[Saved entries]
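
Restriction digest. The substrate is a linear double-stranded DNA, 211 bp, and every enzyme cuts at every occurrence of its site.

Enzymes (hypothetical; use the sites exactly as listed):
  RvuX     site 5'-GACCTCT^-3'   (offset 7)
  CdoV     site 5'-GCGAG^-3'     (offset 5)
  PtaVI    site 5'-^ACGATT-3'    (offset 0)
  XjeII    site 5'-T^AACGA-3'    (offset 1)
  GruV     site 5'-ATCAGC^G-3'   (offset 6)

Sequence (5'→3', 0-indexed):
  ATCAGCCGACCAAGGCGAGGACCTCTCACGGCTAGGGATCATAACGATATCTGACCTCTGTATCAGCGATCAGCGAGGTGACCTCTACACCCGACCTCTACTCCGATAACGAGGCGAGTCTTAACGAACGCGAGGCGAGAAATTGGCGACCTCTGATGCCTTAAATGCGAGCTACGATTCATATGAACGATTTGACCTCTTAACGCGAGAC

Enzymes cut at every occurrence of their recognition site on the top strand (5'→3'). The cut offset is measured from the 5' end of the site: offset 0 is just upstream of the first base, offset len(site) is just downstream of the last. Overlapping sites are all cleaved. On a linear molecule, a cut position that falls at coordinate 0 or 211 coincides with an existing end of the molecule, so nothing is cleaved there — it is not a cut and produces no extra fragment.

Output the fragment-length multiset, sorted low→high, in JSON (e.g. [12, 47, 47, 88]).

Per-enzyme occurrences:
  RvuX (GACCTCT, off=7): starts [19, 52, 79, 92, 147, 193] → cuts [26, 59, 86, 99, 154, 200]
  CdoV (GCGAG, off=5): starts [14, 72, 113, 129, 134, 166, 204] → cuts [19, 77, 118, 134, 139, 171, 209]
  PtaVI (ACGATT, off=0): starts [173, 186] → cuts [173, 186]
  XjeII (TAACGA, off=1): starts [41, 106, 121] → cuts [42, 107, 122]
  GruV (ATCAGCG, off=6): starts [61, 68] → cuts [67, 74]

Pooled cuts: [19, 26, 42, 59, 67, 74, 77, 86, 99, 107, 118, 122, 134, 139, 154, 171, 173, 186, 200, 209]

Fragment lengths:
  [0,19): 19 bp
  [19,26): 7 bp
  [26,42): 16 bp
  [42,59): 17 bp
  [59,67): 8 bp
  [67,74): 7 bp
  [74,77): 3 bp
  [77,86): 9 bp
  [86,99): 13 bp
  [99,107): 8 bp
  [107,118): 11 bp
  [118,122): 4 bp
  [122,134): 12 bp
  [134,139): 5 bp
  [139,154): 15 bp
  [154,171): 17 bp
  [171,173): 2 bp
  [173,186): 13 bp
  [186,200): 14 bp
  [200,209): 9 bp
  [209,211): 2 bp

[2,2,3,4,5,7,7,8,8,9,9,11,12,13,13,14,15,16,17,17,19]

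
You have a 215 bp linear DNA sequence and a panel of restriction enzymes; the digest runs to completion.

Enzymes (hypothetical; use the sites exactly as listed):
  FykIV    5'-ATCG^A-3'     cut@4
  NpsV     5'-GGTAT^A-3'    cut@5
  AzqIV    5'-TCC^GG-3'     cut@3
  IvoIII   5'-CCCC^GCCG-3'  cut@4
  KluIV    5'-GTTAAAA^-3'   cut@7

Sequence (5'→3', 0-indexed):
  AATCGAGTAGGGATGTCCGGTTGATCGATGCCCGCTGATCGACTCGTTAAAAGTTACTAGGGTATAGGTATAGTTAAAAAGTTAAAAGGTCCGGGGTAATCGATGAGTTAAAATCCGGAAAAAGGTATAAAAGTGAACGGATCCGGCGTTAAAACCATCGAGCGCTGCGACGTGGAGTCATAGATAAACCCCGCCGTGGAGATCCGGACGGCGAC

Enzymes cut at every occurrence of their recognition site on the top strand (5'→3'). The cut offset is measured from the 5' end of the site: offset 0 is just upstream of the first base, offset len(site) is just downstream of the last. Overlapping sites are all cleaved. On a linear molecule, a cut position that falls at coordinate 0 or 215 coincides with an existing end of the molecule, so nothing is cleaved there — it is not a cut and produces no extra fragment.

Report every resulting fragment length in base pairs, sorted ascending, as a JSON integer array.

Scan for sites:
  FykIV (ATCGA, off=4): starts [1, 23, 37, 98, 156] → cuts [5, 27, 41, 102, 160]
  NpsV (GGTATA, off=5): starts [60, 66, 123] → cuts [65, 71, 128]
  AzqIV (TCCGG, off=3): starts [15, 89, 113, 141, 202] → cuts [18, 92, 116, 144, 205]
  IvoIII (CCCCGCCG, off=4): starts [188] → cuts [192]
  KluIV (GTTAAAA, off=7): starts [45, 72, 80, 106, 147] → cuts [52, 79, 87, 113, 154]

All cut coordinates (distinct, sorted): [5, 18, 27, 41, 52, 65, 71, 79, 87, 92, 102, 113, 116, 128, 144, 154, 160, 192, 205]

Fragments:
  [0,5): 5 bp
  [5,18): 13 bp
  [18,27): 9 bp
  [27,41): 14 bp
  [41,52): 11 bp
  [52,65): 13 bp
  [65,71): 6 bp
  [71,79): 8 bp
  [79,87): 8 bp
  [87,92): 5 bp
  [92,102): 10 bp
  [102,113): 11 bp
  [113,116): 3 bp
  [116,128): 12 bp
  [128,144): 16 bp
  [144,154): 10 bp
  [154,160): 6 bp
  [160,192): 32 bp
  [192,205): 13 bp
  [205,215): 10 bp

[3,5,5,6,6,8,8,9,10,10,10,11,11,12,13,13,13,14,16,32]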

• Exercise brief: All of the data above should be set down word for word.

• Your response:
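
Restriction digest. The substrate is a linear double-stranded DNA, 211 bp, and every enzyme cuts at every occurrence of its site.

Enzymes (hypothetical; use the sites exactly as listed):
  RvuX     site 5'-GACCTCT^-3'   (offset 7)
  CdoV     site 5'-GCGAG^-3'     (offset 5)
  PtaVI    site 5'-^ACGATT-3'    (offset 0)
  XjeII    site 5'-T^AACGA-3'    (offset 1)
  GruV     site 5'-ATCAGC^G-3'   (offset 6)

Sequence (5'→3', 0-indexed):
  ATCAGCCGACCAAGGCGAGGACCTCTCACGGCTAGGGATCATAACGATATCTGACCTCTGTATCAGCGATCAGCGAGGTGACCTCTACACCCGACCTCTACTCCGATAACGAGGCGAGTCTTAACGAACGCGAGGCGAGAAATTGGCGACCTCTGATGCCTTAAATGCGAGCTACGATTCATATGAACGATTTGACCTCTTAACGCGAGAC

Enzymes cut at every occurrence of their recognition site on the top strand (5'→3'). The cut offset is measured from the 5' end of the site: offset 0 is just upstream of the first base, offset len(site) is just downstream of the last. Overlapping sites are all cleaved. On a linear molecule, a cut position that falls at coordinate 0 or 211 coincides with an existing end of the molecule, so nothing is cleaved there — it is not a cut and produces no extra fragment.

Output the fragment-length multiset, sorted low→high, in JSON (e.g. [12, 47, 47, 88]).

Per-enzyme occurrences:
  RvuX (GACCTCT, off=7): starts [19, 52, 79, 92, 147, 193] → cuts [26, 59, 86, 99, 154, 200]
  CdoV (GCGAG, off=5): starts [14, 72, 113, 129, 134, 166, 204] → cuts [19, 77, 118, 134, 139, 171, 209]
  PtaVI (ACGATT, off=0): starts [173, 186] → cuts [173, 186]
  XjeII (TAACGA, off=1): starts [41, 106, 121] → cuts [42, 107, 122]
  GruV (ATCAGCG, off=6): starts [61, 68] → cuts [67, 74]

Pooled cuts: [19, 26, 42, 59, 67, 74, 77, 86, 99, 107, 118, 122, 134, 139, 154, 171, 173, 186, 200, 209]

Fragment lengths:
  [0,19): 19 bp
  [19,26): 7 bp
  [26,42): 16 bp
  [42,59): 17 bp
  [59,67): 8 bp
  [67,74): 7 bp
  [74,77): 3 bp
  [77,86): 9 bp
  [86,99): 13 bp
  [99,107): 8 bp
  [107,118): 11 bp
  [118,122): 4 bp
  [122,134): 12 bp
  [134,139): 5 bp
  [139,154): 15 bp
  [154,171): 17 bp
  [171,173): 2 bp
  [173,186): 13 bp
  [186,200): 14 bp
  [200,209): 9 bp
  [209,211): 2 bp

[2,2,3,4,5,7,7,8,8,9,9,11,12,13,13,14,15,16,17,17,19]

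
You have a 215 bp linear DNA sequence and a panel of restriction enzymes; the digest runs to completion.

Enzymes (hypothetical; use the sites exactly as listed):
  FykIV    5'-ATCG^A-3'     cut@4
  NpsV     5'-GGTAT^A-3'    cut@5
  AzqIV    5'-TCC^GG-3'     cut@3
  IvoIII   5'-CCCC^GCCG-3'  cut@4
  KluIV    5'-GTTAAAA^-3'   cut@7

Sequence (5'→3', 0-indexed):
  AATCGAGTAGGGATGTCCGGTTGATCGATGCCCGCTGATCGACTCGTTAAAAGTTACTAGGGTATAGGTATAGTTAAAAAGTTAAAAGGTCCGGGGTAATCGATGAGTTAAAATCCGGAAAAAGGTATAAAAGTGAACGGATCCGGCGTTAAAACCATCGAGCGCTGCGACGTGGAGTCATAGATAAACCCCGCCGTGGAGATCCGGACGGCGAC

Enzymes cut at every occurrence of their recognition site on the top strand (5'→3'). The cut offset is measured from the 5' end of the site: offset 0 is just upstream of the first base, offset len(site) is just downstream of the last. Overlapping sites are all cleaved. On a linear molecule, a cut position that falls at coordinate 0 or 215 coincides with an existing end of the molecule, so nothing is cleaved there — it is not a cut and produces no extra fragment.

Report every resulting fragment length in base pairs, sorted ascending, as a JSON integer array.

Scan for sites:
  FykIV (ATCGA, off=4): starts [1, 23, 37, 98, 156] → cuts [5, 27, 41, 102, 160]
  NpsV (GGTATA, off=5): starts [60, 66, 123] → cuts [65, 71, 128]
  AzqIV (TCCGG, off=3): starts [15, 89, 113, 141, 202] → cuts [18, 92, 116, 144, 205]
  IvoIII (CCCCGCCG, off=4): starts [188] → cuts [192]
  KluIV (GTTAAAA, off=7): starts [45, 72, 80, 106, 147] → cuts [52, 79, 87, 113, 154]

All cut coordinates (distinct, sorted): [5, 18, 27, 41, 52, 65, 71, 79, 87, 92, 102, 113, 116, 128, 144, 154, 160, 192, 205]

Fragments:
  [0,5): 5 bp
  [5,18): 13 bp
  [18,27): 9 bp
  [27,41): 14 bp
  [41,52): 11 bp
  [52,65): 13 bp
  [65,71): 6 bp
  [71,79): 8 bp
  [79,87): 8 bp
  [87,92): 5 bp
  [92,102): 10 bp
  [102,113): 11 bp
  [113,116): 3 bp
  [116,128): 12 bp
  [128,144): 16 bp
  [144,154): 10 bp
  [154,160): 6 bp
  [160,192): 32 bp
  [192,205): 13 bp
  [205,215): 10 bp

[3,5,5,6,6,8,8,9,10,10,10,11,11,12,13,13,13,14,16,32]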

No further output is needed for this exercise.